**THE PROBLEM**
Print every entry exactly as written.
---------- TASK INPUTS
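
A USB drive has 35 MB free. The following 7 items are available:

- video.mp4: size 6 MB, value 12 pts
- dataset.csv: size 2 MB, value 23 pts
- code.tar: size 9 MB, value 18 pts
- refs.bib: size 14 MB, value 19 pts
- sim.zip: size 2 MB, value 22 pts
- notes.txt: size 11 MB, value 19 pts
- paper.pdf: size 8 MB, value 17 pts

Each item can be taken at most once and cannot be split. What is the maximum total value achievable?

Check high-value combinations within 35 MB:
- dataset.csv+code.tar+sim.zip+notes.txt+paper.pdf: size 2+9+2+11+8=32, value 23+18+22+19+17=99
- dataset.csv+code.tar+refs.bib+sim.zip+paper.pdf: size 2+9+14+2+8=35, value 23+18+19+22+17=99
- video.mp4+dataset.csv+refs.bib+sim.zip+notes.txt: size 6+2+14+2+11=35, value 12+23+19+22+19=95
- video.mp4+dataset.csv+code.tar+sim.zip+notes.txt: size 6+2+9+2+11=30, value 12+23+18+22+19=94
- video.mp4+dataset.csv+code.tar+refs.bib+sim.zip: size 6+2+9+14+2=33, value 12+23+18+19+22=94
Best: 99 pts.

99 pts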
--------------------
**YOUR SOLUTION**
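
A USB drive has 35 MB free. The following 7 items are available:

- video.mp4: size 6 MB, value 12 pts
- dataset.csv: size 2 MB, value 23 pts
- code.tar: size 9 MB, value 18 pts
- refs.bib: size 14 MB, value 19 pts
- sim.zip: size 2 MB, value 22 pts
- notes.txt: size 11 MB, value 19 pts
- paper.pdf: size 8 MB, value 17 pts

Each item can be taken at most once and cannot be split. What is the maximum total value achievable?

Check high-value combinations within 35 MB:
- dataset.csv+code.tar+sim.zip+notes.txt+paper.pdf: size 2+9+2+11+8=32, value 23+18+22+19+17=99
- dataset.csv+code.tar+refs.bib+sim.zip+paper.pdf: size 2+9+14+2+8=35, value 23+18+19+22+17=99
- video.mp4+dataset.csv+refs.bib+sim.zip+notes.txt: size 6+2+14+2+11=35, value 12+23+19+22+19=95
- video.mp4+dataset.csv+code.tar+sim.zip+notes.txt: size 6+2+9+2+11=30, value 12+23+18+22+19=94
- video.mp4+dataset.csv+code.tar+refs.bib+sim.zip: size 6+2+9+14+2=33, value 12+23+18+19+22=94
Best: 99 pts.

99 pts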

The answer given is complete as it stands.